WHAT YOU SHOULD DO: Retype exactly, and only, the lines from the one that contains "A canal carries 0.759" through the final line of the entries.
── INPUT RECORDS ──
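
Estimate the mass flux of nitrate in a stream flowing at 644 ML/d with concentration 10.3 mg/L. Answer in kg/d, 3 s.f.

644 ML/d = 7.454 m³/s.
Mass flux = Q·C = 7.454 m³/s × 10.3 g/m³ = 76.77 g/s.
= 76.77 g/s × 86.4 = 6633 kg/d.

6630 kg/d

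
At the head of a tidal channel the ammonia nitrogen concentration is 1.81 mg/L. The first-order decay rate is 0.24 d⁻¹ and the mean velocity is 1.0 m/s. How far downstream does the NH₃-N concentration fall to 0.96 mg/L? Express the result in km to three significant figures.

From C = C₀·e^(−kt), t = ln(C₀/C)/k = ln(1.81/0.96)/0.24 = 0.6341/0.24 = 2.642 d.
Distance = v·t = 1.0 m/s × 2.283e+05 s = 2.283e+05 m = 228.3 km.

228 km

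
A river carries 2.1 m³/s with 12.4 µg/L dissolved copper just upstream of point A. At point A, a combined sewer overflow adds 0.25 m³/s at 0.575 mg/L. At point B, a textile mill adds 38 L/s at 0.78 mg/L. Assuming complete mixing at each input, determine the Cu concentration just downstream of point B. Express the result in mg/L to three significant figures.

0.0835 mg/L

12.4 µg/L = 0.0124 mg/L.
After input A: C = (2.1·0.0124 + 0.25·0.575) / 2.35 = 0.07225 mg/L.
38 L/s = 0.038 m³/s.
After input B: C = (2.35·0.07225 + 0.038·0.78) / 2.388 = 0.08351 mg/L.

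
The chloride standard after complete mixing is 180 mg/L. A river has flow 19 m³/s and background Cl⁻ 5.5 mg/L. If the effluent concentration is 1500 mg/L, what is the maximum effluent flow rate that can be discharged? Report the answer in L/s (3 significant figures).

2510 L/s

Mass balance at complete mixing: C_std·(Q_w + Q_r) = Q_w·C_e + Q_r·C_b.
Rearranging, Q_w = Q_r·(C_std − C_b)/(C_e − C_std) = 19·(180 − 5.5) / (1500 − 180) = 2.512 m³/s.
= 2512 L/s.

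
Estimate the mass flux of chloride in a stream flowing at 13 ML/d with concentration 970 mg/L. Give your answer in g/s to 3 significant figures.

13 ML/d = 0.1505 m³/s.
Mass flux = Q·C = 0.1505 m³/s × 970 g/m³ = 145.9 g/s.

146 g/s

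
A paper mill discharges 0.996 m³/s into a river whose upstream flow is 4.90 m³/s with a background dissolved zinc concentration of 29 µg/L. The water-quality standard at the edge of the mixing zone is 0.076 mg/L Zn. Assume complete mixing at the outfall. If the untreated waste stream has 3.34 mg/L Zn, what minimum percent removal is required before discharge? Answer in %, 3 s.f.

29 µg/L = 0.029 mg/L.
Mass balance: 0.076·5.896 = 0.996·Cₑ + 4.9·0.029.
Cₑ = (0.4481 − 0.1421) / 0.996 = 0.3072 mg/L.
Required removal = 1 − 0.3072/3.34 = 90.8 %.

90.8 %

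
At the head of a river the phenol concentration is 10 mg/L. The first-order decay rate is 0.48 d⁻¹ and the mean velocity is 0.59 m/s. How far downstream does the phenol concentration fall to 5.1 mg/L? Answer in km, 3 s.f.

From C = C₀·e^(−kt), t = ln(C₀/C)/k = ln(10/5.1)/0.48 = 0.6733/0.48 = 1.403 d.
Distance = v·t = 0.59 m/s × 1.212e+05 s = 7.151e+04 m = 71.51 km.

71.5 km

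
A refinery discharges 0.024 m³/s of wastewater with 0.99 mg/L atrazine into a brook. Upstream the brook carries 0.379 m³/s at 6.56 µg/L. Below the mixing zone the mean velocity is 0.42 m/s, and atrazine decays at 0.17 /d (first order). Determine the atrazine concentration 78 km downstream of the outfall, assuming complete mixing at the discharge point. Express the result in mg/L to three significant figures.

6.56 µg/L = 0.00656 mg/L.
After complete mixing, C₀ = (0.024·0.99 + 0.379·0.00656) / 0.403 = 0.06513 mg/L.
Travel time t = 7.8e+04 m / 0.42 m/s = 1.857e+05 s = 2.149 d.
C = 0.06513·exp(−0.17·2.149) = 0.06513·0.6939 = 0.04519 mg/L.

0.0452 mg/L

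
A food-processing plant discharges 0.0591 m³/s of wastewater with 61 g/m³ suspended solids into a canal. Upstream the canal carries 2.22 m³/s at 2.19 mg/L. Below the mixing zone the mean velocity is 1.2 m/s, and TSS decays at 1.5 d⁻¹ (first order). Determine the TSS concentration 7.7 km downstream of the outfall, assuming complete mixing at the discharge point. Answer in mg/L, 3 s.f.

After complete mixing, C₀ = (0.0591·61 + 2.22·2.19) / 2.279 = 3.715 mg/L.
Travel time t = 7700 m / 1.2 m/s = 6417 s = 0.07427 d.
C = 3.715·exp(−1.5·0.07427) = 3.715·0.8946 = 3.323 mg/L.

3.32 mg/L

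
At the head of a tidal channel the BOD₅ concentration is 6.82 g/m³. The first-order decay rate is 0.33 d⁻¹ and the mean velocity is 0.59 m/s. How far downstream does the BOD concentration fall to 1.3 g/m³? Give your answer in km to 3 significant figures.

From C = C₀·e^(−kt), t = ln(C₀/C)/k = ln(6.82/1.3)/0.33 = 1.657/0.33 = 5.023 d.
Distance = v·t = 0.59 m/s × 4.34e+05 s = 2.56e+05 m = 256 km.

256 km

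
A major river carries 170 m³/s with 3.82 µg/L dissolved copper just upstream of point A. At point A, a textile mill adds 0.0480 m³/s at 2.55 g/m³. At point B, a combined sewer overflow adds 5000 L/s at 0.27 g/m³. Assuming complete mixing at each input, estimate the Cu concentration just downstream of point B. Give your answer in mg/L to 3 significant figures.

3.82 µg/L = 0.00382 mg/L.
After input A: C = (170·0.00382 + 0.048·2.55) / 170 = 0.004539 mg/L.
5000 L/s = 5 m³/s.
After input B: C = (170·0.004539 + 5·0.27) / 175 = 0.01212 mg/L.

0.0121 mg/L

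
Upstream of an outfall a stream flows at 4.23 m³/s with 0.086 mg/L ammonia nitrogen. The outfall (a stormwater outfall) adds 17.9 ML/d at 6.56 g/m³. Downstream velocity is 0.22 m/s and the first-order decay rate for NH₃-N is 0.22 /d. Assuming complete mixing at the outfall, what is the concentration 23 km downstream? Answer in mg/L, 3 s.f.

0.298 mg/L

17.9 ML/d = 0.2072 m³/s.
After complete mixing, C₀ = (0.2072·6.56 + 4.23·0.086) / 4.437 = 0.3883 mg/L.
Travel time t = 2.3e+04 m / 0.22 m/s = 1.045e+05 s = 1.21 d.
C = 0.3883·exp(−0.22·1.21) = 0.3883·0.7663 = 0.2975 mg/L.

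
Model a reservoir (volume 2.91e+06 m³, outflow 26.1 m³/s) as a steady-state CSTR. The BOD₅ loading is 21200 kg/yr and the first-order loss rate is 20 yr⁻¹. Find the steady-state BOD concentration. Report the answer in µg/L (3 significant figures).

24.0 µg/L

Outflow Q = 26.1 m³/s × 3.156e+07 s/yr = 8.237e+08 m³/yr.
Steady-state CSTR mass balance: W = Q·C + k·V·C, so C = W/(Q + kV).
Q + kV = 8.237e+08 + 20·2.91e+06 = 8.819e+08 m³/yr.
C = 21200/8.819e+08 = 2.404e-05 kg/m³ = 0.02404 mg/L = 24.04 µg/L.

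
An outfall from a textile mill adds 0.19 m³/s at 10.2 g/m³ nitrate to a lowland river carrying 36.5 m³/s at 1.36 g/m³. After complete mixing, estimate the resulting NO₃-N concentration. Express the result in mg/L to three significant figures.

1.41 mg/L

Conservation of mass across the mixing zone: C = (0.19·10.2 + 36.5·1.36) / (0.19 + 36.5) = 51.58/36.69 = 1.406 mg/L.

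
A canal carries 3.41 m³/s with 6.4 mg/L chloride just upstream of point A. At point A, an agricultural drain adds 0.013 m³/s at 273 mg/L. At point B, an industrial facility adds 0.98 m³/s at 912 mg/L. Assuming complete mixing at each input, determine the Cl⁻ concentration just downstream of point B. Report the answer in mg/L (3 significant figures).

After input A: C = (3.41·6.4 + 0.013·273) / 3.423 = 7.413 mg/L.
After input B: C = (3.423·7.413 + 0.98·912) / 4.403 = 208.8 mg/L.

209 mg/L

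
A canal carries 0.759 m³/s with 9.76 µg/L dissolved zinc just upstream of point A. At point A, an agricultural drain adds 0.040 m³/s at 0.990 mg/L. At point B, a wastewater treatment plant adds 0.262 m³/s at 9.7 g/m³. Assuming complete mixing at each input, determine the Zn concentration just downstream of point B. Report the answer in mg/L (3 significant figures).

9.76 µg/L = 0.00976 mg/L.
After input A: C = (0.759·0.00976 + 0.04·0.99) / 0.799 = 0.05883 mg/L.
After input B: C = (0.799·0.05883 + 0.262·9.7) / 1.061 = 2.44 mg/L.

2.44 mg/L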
───
OUTPUT FOR THIS TASK:
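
A canal carries 0.759 m³/s with 9.76 µg/L dissolved zinc just upstream of point A. At point A, an agricultural drain adds 0.040 m³/s at 0.990 mg/L. At point B, a wastewater treatment plant adds 0.262 m³/s at 9.7 g/m³. Assuming complete mixing at each input, determine the Zn concentration just downstream of point B. Report the answer in mg/L (3 significant figures).

9.76 µg/L = 0.00976 mg/L.
After input A: C = (0.759·0.00976 + 0.04·0.99) / 0.799 = 0.05883 mg/L.
After input B: C = (0.799·0.05883 + 0.262·9.7) / 1.061 = 2.44 mg/L.

2.44 mg/L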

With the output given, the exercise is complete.